**Exercise:**
Reproduce exactly, and nothing but, the lines between the one with "1. insert_before(55)" and the end of the entries, both ends included.
*****
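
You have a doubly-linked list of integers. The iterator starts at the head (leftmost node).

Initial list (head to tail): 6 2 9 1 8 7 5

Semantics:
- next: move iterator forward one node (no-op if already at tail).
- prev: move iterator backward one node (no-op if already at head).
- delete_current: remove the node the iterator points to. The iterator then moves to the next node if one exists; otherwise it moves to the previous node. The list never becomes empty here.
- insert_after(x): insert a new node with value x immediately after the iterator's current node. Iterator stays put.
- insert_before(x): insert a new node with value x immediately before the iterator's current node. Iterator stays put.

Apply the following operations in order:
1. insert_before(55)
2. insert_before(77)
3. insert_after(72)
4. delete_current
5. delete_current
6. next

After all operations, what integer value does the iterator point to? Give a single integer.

Answer: 9

Derivation:
After 1 (insert_before(55)): list=[55, 6, 2, 9, 1, 8, 7, 5] cursor@6
After 2 (insert_before(77)): list=[55, 77, 6, 2, 9, 1, 8, 7, 5] cursor@6
After 3 (insert_after(72)): list=[55, 77, 6, 72, 2, 9, 1, 8, 7, 5] cursor@6
After 4 (delete_current): list=[55, 77, 72, 2, 9, 1, 8, 7, 5] cursor@72
After 5 (delete_current): list=[55, 77, 2, 9, 1, 8, 7, 5] cursor@2
After 6 (next): list=[55, 77, 2, 9, 1, 8, 7, 5] cursor@9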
*****
**Output for this exercise:**
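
1. insert_before(55)
2. insert_before(77)
3. insert_after(72)
4. delete_current
5. delete_current
6. next

After all operations, what integer value does the iterator point to? Give a single integer.

Answer: 9

Derivation:
After 1 (insert_before(55)): list=[55, 6, 2, 9, 1, 8, 7, 5] cursor@6
After 2 (insert_before(77)): list=[55, 77, 6, 2, 9, 1, 8, 7, 5] cursor@6
After 3 (insert_after(72)): list=[55, 77, 6, 72, 2, 9, 1, 8, 7, 5] cursor@6
After 4 (delete_current): list=[55, 77, 72, 2, 9, 1, 8, 7, 5] cursor@72
After 5 (delete_current): list=[55, 77, 2, 9, 1, 8, 7, 5] cursor@2
After 6 (next): list=[55, 77, 2, 9, 1, 8, 7, 5] cursor@9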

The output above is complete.